What to produce:
Once the line with "Rule cycle (K = 3): [150, 195, 149]" is found in the entries below, repeat it and each following line exactly, up to and including the line with "Initial row (generation 0): 010111001001101". Add no other lines.

Records excerpted from a collection:

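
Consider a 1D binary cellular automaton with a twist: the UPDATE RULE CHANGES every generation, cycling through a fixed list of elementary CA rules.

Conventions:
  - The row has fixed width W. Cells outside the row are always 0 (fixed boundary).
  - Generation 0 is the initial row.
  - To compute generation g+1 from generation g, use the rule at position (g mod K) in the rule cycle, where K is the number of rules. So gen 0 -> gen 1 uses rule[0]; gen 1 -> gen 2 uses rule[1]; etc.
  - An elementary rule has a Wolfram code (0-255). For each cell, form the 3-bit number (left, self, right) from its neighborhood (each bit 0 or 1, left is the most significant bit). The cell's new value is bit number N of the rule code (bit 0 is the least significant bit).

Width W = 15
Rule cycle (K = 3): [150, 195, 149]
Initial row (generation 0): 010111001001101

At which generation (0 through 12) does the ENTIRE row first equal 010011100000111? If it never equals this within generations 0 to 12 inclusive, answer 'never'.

Gen 0: 010111001001101
Gen 1 (rule 150): 110010111110001
Gen 2 (rule 195): 010100011110110
Gen 3 (rule 149): 010111001100001
Gen 4 (rule 150): 110010110010011
Gen 5 (rule 195): 010100010100101
Gen 6 (rule 149): 010111010110101
Gen 7 (rule 150): 110010010000101
Gen 8 (rule 195): 010100100111000
Gen 9 (rule 149): 010110110010111
Gen 10 (rule 150): 110000001110010
Gen 11 (rule 195): 010111110110100
Gen 12 (rule 149): 010011100000111

Answer: 12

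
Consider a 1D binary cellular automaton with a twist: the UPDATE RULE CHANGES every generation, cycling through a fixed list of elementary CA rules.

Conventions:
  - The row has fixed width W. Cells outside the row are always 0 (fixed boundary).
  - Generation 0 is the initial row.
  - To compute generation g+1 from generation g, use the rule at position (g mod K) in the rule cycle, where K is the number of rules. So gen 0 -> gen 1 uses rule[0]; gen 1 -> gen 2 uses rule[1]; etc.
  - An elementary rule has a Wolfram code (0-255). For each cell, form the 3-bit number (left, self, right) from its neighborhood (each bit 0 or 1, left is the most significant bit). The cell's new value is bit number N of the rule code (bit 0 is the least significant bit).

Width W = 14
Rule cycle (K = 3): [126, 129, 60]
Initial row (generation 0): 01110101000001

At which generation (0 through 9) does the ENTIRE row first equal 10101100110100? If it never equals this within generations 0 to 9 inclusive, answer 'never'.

Answer: never

Derivation:
Gen 0: 01110101000001
Gen 1 (rule 126): 11011111100011
Gen 2 (rule 129): 00001111001000
Gen 3 (rule 60): 00001000101100
Gen 4 (rule 126): 00011101111110
Gen 5 (rule 129): 11001000111100
Gen 6 (rule 60): 10101100100010
Gen 7 (rule 126): 11111111110111
Gen 8 (rule 129): 01111111100010
Gen 9 (rule 60): 01000000010011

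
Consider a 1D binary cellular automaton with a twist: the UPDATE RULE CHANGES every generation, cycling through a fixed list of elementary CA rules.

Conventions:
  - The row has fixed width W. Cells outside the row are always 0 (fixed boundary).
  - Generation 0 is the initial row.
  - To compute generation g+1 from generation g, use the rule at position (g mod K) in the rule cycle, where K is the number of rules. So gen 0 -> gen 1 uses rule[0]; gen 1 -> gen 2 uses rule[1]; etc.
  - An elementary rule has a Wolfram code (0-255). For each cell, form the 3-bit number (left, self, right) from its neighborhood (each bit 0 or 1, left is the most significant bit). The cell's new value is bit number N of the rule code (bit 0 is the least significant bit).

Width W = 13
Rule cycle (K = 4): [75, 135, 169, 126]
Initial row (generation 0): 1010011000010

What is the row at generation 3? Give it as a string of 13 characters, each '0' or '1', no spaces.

Gen 0: 1010011000010
Gen 1 (rule 75): 0000111011100
Gen 2 (rule 135): 1111010001001
Gen 3 (rule 169): 1110100100000

Answer: 1110100100000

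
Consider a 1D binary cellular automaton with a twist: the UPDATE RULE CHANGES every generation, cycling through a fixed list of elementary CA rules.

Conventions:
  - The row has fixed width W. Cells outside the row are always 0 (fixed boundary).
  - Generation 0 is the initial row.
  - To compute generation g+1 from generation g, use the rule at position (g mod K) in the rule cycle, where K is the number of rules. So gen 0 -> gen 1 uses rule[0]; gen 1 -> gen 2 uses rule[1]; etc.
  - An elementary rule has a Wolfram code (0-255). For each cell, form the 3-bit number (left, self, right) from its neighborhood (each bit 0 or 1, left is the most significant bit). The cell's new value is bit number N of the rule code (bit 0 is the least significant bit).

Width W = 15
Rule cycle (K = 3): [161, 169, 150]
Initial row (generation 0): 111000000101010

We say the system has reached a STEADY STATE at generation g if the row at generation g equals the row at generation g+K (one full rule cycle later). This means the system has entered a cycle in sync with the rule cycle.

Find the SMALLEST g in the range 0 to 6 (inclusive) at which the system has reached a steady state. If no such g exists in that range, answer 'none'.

Answer: none

Derivation:
Gen 0: 111000000101010
Gen 1 (rule 161): 010011110010100
Gen 2 (rule 169): 000011100001001
Gen 3 (rule 150): 000101010011111
Gen 4 (rule 161): 110010100001110
Gen 5 (rule 169): 100001001101100
Gen 6 (rule 150): 110011110000010
Gen 7 (rule 161): 000001100111000
Gen 8 (rule 169): 111101000110011
Gen 9 (rule 150): 011001101001100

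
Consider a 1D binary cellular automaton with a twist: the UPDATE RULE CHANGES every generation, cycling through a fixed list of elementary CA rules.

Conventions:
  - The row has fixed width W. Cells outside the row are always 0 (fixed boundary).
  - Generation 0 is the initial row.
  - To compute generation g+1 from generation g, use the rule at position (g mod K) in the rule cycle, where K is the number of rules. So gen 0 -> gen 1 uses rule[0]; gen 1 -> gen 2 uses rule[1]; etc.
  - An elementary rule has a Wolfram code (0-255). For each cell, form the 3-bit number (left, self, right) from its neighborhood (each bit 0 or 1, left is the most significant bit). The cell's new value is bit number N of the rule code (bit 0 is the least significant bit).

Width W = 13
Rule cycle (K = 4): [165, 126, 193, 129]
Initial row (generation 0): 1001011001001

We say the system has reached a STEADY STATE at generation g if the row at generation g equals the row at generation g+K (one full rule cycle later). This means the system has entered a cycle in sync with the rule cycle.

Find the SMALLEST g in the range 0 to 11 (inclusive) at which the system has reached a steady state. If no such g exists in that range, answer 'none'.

Gen 0: 1001011001001
Gen 1 (rule 165): 1001100001001
Gen 2 (rule 126): 1111110011111
Gen 3 (rule 193): 0111110001111
Gen 4 (rule 129): 0011100100110
Gen 5 (rule 165): 1001000100000
Gen 6 (rule 126): 1111101110000
Gen 7 (rule 193): 0111100110111
Gen 8 (rule 129): 0011000000010
Gen 9 (rule 165): 1000011111010
Gen 10 (rule 126): 1100110001111
Gen 11 (rule 193): 0100010100111
Gen 12 (rule 129): 0001000000010
Gen 13 (rule 165): 1101011111010
Gen 14 (rule 126): 1111110001111
Gen 15 (rule 193): 0111110100111

Answer: none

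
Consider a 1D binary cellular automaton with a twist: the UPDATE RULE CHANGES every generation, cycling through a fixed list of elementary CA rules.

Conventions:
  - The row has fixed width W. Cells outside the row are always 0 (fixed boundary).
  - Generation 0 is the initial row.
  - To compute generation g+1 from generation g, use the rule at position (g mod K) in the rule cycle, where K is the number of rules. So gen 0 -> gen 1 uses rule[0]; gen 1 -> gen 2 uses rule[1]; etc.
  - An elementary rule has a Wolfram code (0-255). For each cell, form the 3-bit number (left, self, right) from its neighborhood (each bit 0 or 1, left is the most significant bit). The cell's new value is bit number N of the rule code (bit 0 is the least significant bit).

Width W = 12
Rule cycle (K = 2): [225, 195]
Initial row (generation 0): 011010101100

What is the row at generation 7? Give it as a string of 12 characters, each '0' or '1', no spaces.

Answer: 001111100111

Derivation:
Gen 0: 011010101100
Gen 1 (rule 225): 001101010101
Gen 2 (rule 195): 110100000000
Gen 3 (rule 225): 011001111111
Gen 4 (rule 195): 101010111111
Gen 5 (rule 225): 010101011111
Gen 6 (rule 195): 100000001111
Gen 7 (rule 225): 001111100111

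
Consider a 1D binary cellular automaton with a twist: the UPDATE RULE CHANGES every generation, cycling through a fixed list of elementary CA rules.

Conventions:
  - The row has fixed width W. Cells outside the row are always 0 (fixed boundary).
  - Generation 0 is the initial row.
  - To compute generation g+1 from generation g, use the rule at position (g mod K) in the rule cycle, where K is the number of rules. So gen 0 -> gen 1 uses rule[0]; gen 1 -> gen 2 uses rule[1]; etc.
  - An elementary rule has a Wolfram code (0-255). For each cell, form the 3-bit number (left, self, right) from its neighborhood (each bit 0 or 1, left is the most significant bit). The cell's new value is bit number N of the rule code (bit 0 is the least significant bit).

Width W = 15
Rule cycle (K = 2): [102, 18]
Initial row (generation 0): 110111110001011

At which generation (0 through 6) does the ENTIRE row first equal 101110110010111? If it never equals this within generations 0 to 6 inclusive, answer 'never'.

Gen 0: 110111110001011
Gen 1 (rule 102): 011000010011101
Gen 2 (rule 18): 100100101100000
Gen 3 (rule 102): 101101110100000
Gen 4 (rule 18): 000000000010000
Gen 5 (rule 102): 000000000110000
Gen 6 (rule 18): 000000001001000

Answer: never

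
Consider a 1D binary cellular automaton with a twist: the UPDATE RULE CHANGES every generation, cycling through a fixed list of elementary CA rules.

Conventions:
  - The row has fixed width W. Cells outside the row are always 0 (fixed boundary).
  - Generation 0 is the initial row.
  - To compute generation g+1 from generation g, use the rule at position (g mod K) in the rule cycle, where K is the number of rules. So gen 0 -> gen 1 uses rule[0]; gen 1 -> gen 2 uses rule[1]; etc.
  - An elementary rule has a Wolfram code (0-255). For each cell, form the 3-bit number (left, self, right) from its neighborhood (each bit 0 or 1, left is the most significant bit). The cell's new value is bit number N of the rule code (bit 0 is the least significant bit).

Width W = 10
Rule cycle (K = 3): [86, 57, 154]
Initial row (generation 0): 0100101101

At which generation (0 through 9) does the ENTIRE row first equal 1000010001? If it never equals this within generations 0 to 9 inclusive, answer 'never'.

Answer: never

Derivation:
Gen 0: 0100101101
Gen 1 (rule 86): 1111100101
Gen 2 (rule 57): 1000010010
Gen 3 (rule 154): 0100101101
Gen 4 (rule 86): 1111100101
Gen 5 (rule 57): 1000010010
Gen 6 (rule 154): 0100101101
Gen 7 (rule 86): 1111100101
Gen 8 (rule 57): 1000010010
Gen 9 (rule 154): 0100101101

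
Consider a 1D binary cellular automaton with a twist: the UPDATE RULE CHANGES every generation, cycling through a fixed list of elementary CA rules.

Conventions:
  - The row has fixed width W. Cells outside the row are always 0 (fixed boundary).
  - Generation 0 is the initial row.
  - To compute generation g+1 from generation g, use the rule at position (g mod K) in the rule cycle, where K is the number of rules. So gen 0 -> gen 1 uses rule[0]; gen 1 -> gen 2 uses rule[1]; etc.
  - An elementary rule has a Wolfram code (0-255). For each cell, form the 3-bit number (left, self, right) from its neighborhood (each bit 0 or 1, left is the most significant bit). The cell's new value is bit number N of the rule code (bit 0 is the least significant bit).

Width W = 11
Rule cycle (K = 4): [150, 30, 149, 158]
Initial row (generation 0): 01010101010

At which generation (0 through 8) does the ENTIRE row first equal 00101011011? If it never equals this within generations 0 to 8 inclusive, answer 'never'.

Answer: never

Derivation:
Gen 0: 01010101010
Gen 1 (rule 150): 11010101011
Gen 2 (rule 30): 10010101010
Gen 3 (rule 149): 11010101011
Gen 4 (rule 158): 10010101010
Gen 5 (rule 150): 11110101011
Gen 6 (rule 30): 10000101010
Gen 7 (rule 149): 11110101011
Gen 8 (rule 158): 11100101010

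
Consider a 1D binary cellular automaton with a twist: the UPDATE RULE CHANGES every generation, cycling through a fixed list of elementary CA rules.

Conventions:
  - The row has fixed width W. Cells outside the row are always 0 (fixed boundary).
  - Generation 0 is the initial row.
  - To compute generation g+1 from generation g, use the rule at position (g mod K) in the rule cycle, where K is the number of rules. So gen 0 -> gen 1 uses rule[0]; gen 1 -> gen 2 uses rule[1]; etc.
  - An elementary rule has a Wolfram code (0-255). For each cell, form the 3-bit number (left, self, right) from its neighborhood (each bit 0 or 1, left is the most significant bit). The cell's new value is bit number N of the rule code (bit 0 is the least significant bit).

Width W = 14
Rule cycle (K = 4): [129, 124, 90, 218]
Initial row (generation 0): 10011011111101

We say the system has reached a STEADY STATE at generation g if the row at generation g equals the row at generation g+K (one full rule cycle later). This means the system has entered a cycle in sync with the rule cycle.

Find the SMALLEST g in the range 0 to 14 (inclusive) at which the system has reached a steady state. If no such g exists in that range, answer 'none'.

Gen 0: 10011011111101
Gen 1 (rule 129): 00000001111000
Gen 2 (rule 124): 00000001001100
Gen 3 (rule 90): 00000010111110
Gen 4 (rule 218): 00000100111111
Gen 5 (rule 129): 11110000011110
Gen 6 (rule 124): 10011000010011
Gen 7 (rule 90): 01111100101111
Gen 8 (rule 218): 11111111001111
Gen 9 (rule 129): 01111110000110
Gen 10 (rule 124): 01000011000111
Gen 11 (rule 90): 10100111101101
Gen 12 (rule 218): 00011111101100
Gen 13 (rule 129): 11001111000001
Gen 14 (rule 124): 11101001100001
Gen 15 (rule 90): 10100111110010
Gen 16 (rule 218): 00011111111101
Gen 17 (rule 129): 11001111111000
Gen 18 (rule 124): 11101000001100

Answer: none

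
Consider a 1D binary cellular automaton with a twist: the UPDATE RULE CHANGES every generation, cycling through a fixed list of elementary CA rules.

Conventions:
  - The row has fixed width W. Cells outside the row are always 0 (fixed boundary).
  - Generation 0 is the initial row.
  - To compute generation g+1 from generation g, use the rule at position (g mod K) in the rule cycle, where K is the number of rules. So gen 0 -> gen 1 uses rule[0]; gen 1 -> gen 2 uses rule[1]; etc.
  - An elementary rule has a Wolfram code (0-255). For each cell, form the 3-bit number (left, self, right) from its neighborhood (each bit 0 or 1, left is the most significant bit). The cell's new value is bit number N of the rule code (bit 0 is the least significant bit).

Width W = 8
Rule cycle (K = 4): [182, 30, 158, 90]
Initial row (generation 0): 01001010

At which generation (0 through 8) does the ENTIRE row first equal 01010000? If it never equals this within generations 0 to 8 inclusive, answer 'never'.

Answer: 5

Derivation:
Gen 0: 01001010
Gen 1 (rule 182): 11111111
Gen 2 (rule 30): 10000000
Gen 3 (rule 158): 11000000
Gen 4 (rule 90): 11100000
Gen 5 (rule 182): 01010000
Gen 6 (rule 30): 11011000
Gen 7 (rule 158): 10010100
Gen 8 (rule 90): 01100010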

Task solution:
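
Rule cycle (K = 3): [150, 195, 149]
Initial row (generation 0): 010111001001101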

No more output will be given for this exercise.